[Collected data entries]
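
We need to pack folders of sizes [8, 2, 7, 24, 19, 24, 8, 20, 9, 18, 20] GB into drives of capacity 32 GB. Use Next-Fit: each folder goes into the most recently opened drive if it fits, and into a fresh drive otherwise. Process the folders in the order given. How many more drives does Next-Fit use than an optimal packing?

Next-Fit: [8,2,7] [24] [19] [24,8] [20,9] [18] [20] → 7 drives.
6 folders exceed 16 GB (half the capacity), and no two of those can share a drive, so at least 6 drives are needed.
An optimal packing achieves that bound: [24,8] [24,8] [20,9,2] [20,7] [19] [18] → 6 drives.
Excess: 7 − 6 = 1.

1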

**Problem details:** Reproduce each record shown above without altering a single word.

**Written solution:**
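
We need to pack folders of sizes [8, 2, 7, 24, 19, 24, 8, 20, 9, 18, 20] GB into drives of capacity 32 GB. Use Next-Fit: each folder goes into the most recently opened drive if it fits, and into a fresh drive otherwise. Process the folders in the order given. How many more drives does Next-Fit use than an optimal packing?

Next-Fit: [8,2,7] [24] [19] [24,8] [20,9] [18] [20] → 7 drives.
6 folders exceed 16 GB (half the capacity), and no two of those can share a drive, so at least 6 drives are needed.
An optimal packing achieves that bound: [24,8] [24,8] [20,9,2] [20,7] [19] [18] → 6 drives.
Excess: 7 − 6 = 1.

1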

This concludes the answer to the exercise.